__Problem statement__
Would you repeat every line of the data exactly?

__Listed entries__
- - - -
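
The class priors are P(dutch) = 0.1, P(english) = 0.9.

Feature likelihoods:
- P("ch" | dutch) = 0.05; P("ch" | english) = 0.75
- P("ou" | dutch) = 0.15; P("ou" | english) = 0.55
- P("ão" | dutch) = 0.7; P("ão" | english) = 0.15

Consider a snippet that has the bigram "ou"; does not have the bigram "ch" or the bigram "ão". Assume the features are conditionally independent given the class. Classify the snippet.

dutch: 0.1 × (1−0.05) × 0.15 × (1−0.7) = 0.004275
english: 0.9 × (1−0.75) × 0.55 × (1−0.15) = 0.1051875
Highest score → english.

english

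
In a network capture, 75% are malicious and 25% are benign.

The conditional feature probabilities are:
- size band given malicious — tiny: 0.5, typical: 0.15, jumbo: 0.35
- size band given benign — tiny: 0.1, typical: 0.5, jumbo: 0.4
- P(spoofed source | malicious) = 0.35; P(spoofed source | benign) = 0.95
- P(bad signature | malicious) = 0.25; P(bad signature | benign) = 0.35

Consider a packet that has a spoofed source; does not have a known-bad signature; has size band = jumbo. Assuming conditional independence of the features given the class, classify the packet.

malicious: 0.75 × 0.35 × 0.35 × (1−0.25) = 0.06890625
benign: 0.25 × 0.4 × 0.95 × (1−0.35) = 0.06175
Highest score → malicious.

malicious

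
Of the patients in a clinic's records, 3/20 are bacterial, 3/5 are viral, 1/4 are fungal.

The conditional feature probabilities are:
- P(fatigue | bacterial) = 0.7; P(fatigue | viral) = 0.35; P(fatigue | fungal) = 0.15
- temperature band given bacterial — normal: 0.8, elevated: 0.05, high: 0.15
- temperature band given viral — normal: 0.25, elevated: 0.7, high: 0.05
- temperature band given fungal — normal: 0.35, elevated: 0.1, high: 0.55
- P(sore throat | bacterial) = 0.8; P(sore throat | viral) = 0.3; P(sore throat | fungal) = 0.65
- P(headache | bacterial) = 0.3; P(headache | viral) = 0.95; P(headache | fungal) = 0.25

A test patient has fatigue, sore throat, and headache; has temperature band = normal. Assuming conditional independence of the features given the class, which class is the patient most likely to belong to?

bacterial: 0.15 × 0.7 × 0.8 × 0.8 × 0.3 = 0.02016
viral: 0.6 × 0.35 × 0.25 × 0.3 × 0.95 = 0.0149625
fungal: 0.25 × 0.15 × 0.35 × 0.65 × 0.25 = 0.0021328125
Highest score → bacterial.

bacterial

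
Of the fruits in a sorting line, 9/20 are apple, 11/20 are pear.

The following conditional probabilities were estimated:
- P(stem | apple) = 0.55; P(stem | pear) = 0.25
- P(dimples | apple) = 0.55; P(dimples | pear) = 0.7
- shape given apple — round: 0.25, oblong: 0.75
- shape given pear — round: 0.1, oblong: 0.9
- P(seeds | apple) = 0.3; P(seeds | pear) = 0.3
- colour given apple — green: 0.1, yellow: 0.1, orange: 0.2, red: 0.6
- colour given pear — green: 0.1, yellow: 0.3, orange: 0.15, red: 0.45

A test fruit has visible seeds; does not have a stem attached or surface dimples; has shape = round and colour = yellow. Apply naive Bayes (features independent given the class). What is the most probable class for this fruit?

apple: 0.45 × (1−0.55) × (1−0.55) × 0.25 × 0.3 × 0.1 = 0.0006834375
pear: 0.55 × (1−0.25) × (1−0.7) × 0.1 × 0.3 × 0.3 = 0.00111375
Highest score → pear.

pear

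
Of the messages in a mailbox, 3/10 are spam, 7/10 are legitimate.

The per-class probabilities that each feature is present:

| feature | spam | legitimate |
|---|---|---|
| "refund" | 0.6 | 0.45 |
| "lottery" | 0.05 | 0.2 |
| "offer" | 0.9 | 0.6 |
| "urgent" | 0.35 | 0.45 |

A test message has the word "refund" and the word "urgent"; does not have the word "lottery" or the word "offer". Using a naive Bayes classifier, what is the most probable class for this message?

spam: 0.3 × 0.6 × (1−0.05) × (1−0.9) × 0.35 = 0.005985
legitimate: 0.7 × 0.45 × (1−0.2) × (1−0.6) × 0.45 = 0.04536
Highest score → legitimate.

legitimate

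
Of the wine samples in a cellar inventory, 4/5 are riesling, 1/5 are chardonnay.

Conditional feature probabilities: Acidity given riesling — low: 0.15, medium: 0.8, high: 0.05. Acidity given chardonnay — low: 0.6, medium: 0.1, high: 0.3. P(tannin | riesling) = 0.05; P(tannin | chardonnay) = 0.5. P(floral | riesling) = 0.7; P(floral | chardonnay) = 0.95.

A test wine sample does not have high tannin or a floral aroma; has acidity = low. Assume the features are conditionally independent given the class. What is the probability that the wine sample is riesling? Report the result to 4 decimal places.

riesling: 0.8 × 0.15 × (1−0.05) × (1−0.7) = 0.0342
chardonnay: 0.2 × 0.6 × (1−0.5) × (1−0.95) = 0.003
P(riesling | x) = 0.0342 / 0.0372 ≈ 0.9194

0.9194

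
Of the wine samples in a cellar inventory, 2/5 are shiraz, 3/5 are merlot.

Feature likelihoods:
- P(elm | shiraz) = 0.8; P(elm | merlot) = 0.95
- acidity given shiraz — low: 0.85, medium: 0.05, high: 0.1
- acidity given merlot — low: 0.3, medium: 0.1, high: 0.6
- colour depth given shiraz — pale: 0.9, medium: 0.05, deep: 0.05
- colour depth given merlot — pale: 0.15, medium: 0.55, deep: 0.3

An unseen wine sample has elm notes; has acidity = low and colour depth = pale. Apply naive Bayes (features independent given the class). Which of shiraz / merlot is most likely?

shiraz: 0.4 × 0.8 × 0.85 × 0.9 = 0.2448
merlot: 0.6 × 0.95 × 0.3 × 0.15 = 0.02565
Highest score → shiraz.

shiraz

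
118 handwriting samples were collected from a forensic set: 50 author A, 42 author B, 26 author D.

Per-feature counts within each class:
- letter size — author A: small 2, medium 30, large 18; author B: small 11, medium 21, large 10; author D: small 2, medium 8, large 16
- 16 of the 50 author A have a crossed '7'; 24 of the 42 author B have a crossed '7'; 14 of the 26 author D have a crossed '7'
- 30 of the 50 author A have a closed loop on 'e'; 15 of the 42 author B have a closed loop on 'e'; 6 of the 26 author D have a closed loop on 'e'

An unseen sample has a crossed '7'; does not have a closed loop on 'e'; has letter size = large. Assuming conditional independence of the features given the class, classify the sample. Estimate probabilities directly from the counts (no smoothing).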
- - - -
__Response to the task__
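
The class priors are P(dutch) = 0.1, P(english) = 0.9.

Feature likelihoods:
- P("ch" | dutch) = 0.05; P("ch" | english) = 0.75
- P("ou" | dutch) = 0.15; P("ou" | english) = 0.55
- P("ão" | dutch) = 0.7; P("ão" | english) = 0.15

Consider a snippet that has the bigram "ou"; does not have the bigram "ch" or the bigram "ão". Assume the features are conditionally independent given the class. Classify the snippet.

dutch: 0.1 × (1−0.05) × 0.15 × (1−0.7) = 0.004275
english: 0.9 × (1−0.75) × 0.55 × (1−0.15) = 0.1051875
Highest score → english.

english

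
In a network capture, 75% are malicious and 25% are benign.

The conditional feature probabilities are:
- size band given malicious — tiny: 0.5, typical: 0.15, jumbo: 0.35
- size band given benign — tiny: 0.1, typical: 0.5, jumbo: 0.4
- P(spoofed source | malicious) = 0.35; P(spoofed source | benign) = 0.95
- P(bad signature | malicious) = 0.25; P(bad signature | benign) = 0.35

Consider a packet that has a spoofed source; does not have a known-bad signature; has size band = jumbo. Assuming conditional independence of the features given the class, classify the packet.

malicious: 0.75 × 0.35 × 0.35 × (1−0.25) = 0.06890625
benign: 0.25 × 0.4 × 0.95 × (1−0.35) = 0.06175
Highest score → malicious.

malicious

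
Of the patients in a clinic's records, 3/20 are bacterial, 3/5 are viral, 1/4 are fungal.

The conditional feature probabilities are:
- P(fatigue | bacterial) = 0.7; P(fatigue | viral) = 0.35; P(fatigue | fungal) = 0.15
- temperature band given bacterial — normal: 0.8, elevated: 0.05, high: 0.15
- temperature band given viral — normal: 0.25, elevated: 0.7, high: 0.05
- temperature band given fungal — normal: 0.35, elevated: 0.1, high: 0.55
- P(sore throat | bacterial) = 0.8; P(sore throat | viral) = 0.3; P(sore throat | fungal) = 0.65
- P(headache | bacterial) = 0.3; P(headache | viral) = 0.95; P(headache | fungal) = 0.25

A test patient has fatigue, sore throat, and headache; has temperature band = normal. Assuming conditional independence of the features given the class, which class is the patient most likely to belong to?

bacterial: 0.15 × 0.7 × 0.8 × 0.8 × 0.3 = 0.02016
viral: 0.6 × 0.35 × 0.25 × 0.3 × 0.95 = 0.0149625
fungal: 0.25 × 0.15 × 0.35 × 0.65 × 0.25 = 0.0021328125
Highest score → bacterial.

bacterial

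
Of the fruits in a sorting line, 9/20 are apple, 11/20 are pear.

The following conditional probabilities were estimated:
- P(stem | apple) = 0.55; P(stem | pear) = 0.25
- P(dimples | apple) = 0.55; P(dimples | pear) = 0.7
- shape given apple — round: 0.25, oblong: 0.75
- shape given pear — round: 0.1, oblong: 0.9
- P(seeds | apple) = 0.3; P(seeds | pear) = 0.3
- colour given apple — green: 0.1, yellow: 0.1, orange: 0.2, red: 0.6
- colour given pear — green: 0.1, yellow: 0.3, orange: 0.15, red: 0.45

A test fruit has visible seeds; does not have a stem attached or surface dimples; has shape = round and colour = yellow. Apply naive Bayes (features independent given the class). What is the most probable class for this fruit?

apple: 0.45 × (1−0.55) × (1−0.55) × 0.25 × 0.3 × 0.1 = 0.0006834375
pear: 0.55 × (1−0.25) × (1−0.7) × 0.1 × 0.3 × 0.3 = 0.00111375
Highest score → pear.

pear

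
Of the messages in a mailbox, 3/10 are spam, 7/10 are legitimate.

The per-class probabilities that each feature is present:

| feature | spam | legitimate |
|---|---|---|
| "refund" | 0.6 | 0.45 |
| "lottery" | 0.05 | 0.2 |
| "offer" | 0.9 | 0.6 |
| "urgent" | 0.35 | 0.45 |

A test message has the word "refund" and the word "urgent"; does not have the word "lottery" or the word "offer". Using a naive Bayes classifier, what is the most probable class for this message?

spam: 0.3 × 0.6 × (1−0.05) × (1−0.9) × 0.35 = 0.005985
legitimate: 0.7 × 0.45 × (1−0.2) × (1−0.6) × 0.45 = 0.04536
Highest score → legitimate.

legitimate

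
Of the wine samples in a cellar inventory, 4/5 are riesling, 1/5 are chardonnay.

Conditional feature probabilities: Acidity given riesling — low: 0.15, medium: 0.8, high: 0.05. Acidity given chardonnay — low: 0.6, medium: 0.1, high: 0.3. P(tannin | riesling) = 0.05; P(tannin | chardonnay) = 0.5. P(floral | riesling) = 0.7; P(floral | chardonnay) = 0.95.

A test wine sample does not have high tannin or a floral aroma; has acidity = low. Assume the features are conditionally independent given the class. What is the probability that the wine sample is riesling? Report the result to 4 decimal places.

riesling: 0.8 × 0.15 × (1−0.05) × (1−0.7) = 0.0342
chardonnay: 0.2 × 0.6 × (1−0.5) × (1−0.95) = 0.003
P(riesling | x) = 0.0342 / 0.0372 ≈ 0.9194

0.9194

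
Of the wine samples in a cellar inventory, 2/5 are shiraz, 3/5 are merlot.

Feature likelihoods:
- P(elm | shiraz) = 0.8; P(elm | merlot) = 0.95
- acidity given shiraz — low: 0.85, medium: 0.05, high: 0.1
- acidity given merlot — low: 0.3, medium: 0.1, high: 0.6
- colour depth given shiraz — pale: 0.9, medium: 0.05, deep: 0.05
- colour depth given merlot — pale: 0.15, medium: 0.55, deep: 0.3

An unseen wine sample has elm notes; has acidity = low and colour depth = pale. Apply naive Bayes (features independent given the class). Which of shiraz / merlot is most likely?

shiraz: 0.4 × 0.8 × 0.85 × 0.9 = 0.2448
merlot: 0.6 × 0.95 × 0.3 × 0.15 = 0.02565
Highest score → shiraz.

shiraz

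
118 handwriting samples were collected from a forensic set: 50 author A, 42 author B, 26 author D.

Per-feature counts within each class:
- letter size — author A: small 2, medium 30, large 18; author B: small 11, medium 21, large 10; author D: small 2, medium 8, large 16
- 16 of the 50 author A have a crossed '7'; 24 of the 42 author B have a crossed '7'; 14 of the 26 author D have a crossed '7'
- 30 of the 50 author A have a closed loop on 'e'; 15 of the 42 author B have a closed loop on 'e'; 6 of the 26 author D have a closed loop on 'e'

An unseen sample has a crossed '7'; does not have a closed loop on 'e'; has letter size = large. Assuming conditional independence of the features given the class, classify the sample. Estimate probabilities directly from the counts (no smoothing).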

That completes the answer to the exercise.